(Material to process)

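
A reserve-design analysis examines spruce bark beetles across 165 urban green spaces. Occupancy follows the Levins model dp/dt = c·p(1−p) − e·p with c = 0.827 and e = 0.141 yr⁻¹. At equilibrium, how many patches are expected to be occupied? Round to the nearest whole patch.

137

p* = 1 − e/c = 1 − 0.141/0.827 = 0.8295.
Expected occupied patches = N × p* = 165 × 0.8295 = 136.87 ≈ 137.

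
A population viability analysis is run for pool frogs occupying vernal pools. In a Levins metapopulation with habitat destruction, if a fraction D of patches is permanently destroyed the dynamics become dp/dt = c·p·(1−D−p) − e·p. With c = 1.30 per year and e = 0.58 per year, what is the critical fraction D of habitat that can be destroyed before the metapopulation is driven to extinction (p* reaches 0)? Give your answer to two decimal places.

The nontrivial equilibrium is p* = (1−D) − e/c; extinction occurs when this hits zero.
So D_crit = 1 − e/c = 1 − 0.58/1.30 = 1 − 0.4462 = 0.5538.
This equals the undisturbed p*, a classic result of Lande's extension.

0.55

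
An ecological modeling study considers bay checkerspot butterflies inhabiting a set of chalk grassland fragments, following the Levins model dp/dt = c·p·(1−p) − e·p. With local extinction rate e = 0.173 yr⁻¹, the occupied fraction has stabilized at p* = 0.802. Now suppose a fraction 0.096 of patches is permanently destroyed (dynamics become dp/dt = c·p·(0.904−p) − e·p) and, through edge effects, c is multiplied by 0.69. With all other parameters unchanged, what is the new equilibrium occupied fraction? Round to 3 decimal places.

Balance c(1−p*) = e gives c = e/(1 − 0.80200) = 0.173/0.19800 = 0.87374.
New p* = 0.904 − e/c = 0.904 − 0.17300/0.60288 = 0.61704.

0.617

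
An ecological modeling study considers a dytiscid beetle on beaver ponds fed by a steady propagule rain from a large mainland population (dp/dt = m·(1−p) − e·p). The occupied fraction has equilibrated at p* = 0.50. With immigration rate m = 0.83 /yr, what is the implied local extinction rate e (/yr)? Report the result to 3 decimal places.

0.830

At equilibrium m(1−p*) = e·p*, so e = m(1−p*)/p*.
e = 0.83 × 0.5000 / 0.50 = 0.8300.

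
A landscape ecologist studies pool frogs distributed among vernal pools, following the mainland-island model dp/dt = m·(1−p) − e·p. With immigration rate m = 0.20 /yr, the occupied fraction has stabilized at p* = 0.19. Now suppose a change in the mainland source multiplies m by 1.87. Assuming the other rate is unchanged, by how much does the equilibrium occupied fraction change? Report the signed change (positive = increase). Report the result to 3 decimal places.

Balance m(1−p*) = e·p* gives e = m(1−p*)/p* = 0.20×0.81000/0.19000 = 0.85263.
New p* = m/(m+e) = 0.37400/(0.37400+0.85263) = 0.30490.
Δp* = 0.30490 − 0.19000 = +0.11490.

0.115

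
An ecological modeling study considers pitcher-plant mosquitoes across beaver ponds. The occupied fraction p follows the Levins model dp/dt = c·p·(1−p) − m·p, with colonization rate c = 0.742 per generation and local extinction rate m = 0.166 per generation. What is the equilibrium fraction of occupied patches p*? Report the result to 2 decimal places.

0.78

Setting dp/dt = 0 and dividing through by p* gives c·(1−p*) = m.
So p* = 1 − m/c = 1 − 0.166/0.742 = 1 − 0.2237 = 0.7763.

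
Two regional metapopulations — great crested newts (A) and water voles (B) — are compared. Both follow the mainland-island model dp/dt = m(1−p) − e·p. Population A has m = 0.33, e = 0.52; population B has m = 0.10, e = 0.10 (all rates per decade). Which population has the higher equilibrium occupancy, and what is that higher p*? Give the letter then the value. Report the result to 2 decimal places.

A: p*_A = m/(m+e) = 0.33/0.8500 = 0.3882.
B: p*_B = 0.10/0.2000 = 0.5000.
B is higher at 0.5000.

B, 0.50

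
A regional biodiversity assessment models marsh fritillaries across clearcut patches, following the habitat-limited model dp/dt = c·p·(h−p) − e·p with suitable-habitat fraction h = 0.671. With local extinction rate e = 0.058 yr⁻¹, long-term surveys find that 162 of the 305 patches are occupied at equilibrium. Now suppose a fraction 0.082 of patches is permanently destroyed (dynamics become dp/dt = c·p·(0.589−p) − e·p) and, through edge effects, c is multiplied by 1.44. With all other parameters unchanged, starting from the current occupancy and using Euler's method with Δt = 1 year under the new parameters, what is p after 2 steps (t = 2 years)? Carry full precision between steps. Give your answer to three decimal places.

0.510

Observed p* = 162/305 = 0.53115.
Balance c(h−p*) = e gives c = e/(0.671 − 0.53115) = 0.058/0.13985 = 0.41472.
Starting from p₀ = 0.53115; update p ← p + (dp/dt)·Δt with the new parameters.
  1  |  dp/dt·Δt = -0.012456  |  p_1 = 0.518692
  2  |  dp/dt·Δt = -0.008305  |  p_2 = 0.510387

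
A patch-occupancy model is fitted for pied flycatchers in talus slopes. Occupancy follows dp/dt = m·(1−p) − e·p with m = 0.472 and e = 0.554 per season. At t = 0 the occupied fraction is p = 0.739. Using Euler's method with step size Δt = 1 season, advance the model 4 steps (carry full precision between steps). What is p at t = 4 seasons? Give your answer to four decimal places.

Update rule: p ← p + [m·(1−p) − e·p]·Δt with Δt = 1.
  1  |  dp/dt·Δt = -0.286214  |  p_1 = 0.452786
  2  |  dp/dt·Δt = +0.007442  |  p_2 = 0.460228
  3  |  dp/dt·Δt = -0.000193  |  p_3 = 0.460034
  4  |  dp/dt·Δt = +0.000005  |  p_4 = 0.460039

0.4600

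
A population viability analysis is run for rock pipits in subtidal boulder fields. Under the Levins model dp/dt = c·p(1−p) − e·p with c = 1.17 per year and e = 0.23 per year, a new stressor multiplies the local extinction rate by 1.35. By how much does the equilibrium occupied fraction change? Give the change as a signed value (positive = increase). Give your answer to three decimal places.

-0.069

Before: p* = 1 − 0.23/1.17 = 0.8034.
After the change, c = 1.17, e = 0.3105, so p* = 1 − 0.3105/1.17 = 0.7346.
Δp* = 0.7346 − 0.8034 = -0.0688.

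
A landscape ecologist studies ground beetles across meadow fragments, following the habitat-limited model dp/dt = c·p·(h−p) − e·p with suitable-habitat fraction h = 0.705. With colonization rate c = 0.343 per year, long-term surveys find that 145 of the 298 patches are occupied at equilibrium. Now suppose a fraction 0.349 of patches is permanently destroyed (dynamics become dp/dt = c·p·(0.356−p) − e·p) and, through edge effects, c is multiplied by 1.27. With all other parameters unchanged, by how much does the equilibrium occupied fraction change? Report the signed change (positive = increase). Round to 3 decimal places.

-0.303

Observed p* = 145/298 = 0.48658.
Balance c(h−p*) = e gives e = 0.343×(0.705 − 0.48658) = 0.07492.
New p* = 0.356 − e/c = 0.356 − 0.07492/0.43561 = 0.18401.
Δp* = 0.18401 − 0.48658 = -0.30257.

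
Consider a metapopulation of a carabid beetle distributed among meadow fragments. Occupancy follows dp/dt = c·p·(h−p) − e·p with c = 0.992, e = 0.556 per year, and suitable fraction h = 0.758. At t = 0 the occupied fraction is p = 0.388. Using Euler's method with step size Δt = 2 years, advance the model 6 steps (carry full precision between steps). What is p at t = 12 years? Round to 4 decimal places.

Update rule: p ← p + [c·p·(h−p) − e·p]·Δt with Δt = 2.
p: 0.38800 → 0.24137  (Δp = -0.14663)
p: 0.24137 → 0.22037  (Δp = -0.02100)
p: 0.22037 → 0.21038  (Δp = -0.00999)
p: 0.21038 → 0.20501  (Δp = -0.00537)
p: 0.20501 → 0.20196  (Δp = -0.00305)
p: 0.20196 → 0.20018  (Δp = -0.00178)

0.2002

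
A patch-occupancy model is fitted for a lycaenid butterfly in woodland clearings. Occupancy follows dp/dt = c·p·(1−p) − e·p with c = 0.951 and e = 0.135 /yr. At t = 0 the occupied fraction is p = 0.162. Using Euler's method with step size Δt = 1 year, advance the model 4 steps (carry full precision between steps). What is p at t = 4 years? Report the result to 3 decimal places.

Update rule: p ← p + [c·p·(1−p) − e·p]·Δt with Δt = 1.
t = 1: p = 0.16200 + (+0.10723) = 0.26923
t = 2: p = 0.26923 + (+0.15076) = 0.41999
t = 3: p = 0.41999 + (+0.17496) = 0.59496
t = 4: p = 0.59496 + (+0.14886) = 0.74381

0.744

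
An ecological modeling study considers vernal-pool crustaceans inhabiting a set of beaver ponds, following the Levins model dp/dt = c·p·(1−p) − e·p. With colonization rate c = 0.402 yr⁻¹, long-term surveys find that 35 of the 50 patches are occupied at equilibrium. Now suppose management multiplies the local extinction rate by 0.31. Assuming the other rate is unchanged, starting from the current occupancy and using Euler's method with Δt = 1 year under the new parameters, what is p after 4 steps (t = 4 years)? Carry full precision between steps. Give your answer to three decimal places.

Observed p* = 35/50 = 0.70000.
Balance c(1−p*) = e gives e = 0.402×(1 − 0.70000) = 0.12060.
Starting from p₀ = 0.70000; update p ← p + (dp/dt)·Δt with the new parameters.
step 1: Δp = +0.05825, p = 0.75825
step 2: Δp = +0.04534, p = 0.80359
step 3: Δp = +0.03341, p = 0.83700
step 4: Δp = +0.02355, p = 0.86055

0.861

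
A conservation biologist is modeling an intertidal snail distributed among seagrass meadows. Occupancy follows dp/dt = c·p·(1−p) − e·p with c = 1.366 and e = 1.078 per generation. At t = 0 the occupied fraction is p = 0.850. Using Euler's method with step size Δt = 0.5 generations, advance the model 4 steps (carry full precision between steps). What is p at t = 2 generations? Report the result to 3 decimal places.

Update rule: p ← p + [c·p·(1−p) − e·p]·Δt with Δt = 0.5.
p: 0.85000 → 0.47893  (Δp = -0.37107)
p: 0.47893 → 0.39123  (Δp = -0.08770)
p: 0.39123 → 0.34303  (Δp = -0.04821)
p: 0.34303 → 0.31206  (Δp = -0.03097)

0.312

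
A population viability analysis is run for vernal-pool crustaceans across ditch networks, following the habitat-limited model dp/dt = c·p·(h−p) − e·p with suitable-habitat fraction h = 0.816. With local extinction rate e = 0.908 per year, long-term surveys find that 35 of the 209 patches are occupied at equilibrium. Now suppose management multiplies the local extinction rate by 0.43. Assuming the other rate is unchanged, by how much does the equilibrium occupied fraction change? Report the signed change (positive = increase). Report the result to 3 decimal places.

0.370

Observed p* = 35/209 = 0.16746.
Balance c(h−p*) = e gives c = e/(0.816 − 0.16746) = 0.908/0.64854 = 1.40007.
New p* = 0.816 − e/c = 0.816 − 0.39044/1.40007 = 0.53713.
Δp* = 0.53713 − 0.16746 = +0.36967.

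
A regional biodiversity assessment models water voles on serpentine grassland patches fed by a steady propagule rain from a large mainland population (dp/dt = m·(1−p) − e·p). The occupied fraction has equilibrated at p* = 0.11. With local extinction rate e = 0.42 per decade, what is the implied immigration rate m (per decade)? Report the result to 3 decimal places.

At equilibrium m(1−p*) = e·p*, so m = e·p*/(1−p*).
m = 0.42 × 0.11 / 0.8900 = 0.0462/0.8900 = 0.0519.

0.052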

(End Material to process)

→ Task details: Once the line with "A regional biodiversity assessment models water" is found, write out that line and every one after it through the last line of the records, exactly and with nothing else.

→ Exercise response:
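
A regional biodiversity assessment models water voles on serpentine grassland patches fed by a steady propagule rain from a large mainland population (dp/dt = m·(1−p) − e·p). The occupied fraction has equilibrated at p* = 0.11. With local extinction rate e = 0.42 per decade, what is the implied immigration rate m (per decade)? Report the result to 3 decimal places.

At equilibrium m(1−p*) = e·p*, so m = e·p*/(1−p*).
m = 0.42 × 0.11 / 0.8900 = 0.0462/0.8900 = 0.0519.

0.052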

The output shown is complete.